▶ [Task description]:
Below is some data. Retype exactly the lines starting at the one with "Underlying representation: /vajgitdiŋkod/" and ending at the one with "Provide the resulting".

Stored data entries

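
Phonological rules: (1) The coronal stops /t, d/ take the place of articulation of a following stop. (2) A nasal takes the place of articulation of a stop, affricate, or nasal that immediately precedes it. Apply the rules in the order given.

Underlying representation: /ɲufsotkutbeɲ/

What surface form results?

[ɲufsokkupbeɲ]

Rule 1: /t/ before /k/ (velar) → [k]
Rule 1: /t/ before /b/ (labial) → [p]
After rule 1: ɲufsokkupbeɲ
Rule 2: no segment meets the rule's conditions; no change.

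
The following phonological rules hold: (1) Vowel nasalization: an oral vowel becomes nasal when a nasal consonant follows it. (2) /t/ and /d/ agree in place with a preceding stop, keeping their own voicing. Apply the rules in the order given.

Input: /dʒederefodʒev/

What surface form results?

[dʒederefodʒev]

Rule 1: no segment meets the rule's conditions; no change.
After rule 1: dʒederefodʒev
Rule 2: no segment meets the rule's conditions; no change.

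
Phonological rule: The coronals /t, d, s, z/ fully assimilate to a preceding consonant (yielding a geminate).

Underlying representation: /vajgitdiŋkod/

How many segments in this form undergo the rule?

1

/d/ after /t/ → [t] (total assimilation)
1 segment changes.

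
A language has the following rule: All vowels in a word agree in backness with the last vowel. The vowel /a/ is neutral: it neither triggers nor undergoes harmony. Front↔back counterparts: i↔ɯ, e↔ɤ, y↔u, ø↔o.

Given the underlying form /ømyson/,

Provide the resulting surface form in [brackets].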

==

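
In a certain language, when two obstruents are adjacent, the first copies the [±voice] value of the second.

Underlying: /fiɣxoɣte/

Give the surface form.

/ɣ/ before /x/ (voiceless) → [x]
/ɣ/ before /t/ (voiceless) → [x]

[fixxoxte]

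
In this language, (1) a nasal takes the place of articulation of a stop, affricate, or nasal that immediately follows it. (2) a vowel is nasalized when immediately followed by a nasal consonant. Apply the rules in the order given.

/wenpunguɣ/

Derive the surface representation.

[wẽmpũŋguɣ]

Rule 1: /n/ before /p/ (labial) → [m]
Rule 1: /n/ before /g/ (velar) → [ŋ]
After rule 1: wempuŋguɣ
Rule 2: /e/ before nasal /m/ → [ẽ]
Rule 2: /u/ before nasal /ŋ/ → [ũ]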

▶ [Final answer]:
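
Underlying representation: /vajgitdiŋkod/

How many segments in this form undergo the rule?

1

/d/ after /t/ → [t] (total assimilation)
1 segment changes.

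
A language has the following rule: All vowels in a word agree in backness with the last vowel. The vowel /a/ is neutral: it neither triggers nor undergoes harmony. Front↔back counterparts: i↔ɯ, e↔ɤ, y↔u, ø↔o.

Given the underlying form /ømyson/,

Provide the resulting surface form in [brackets].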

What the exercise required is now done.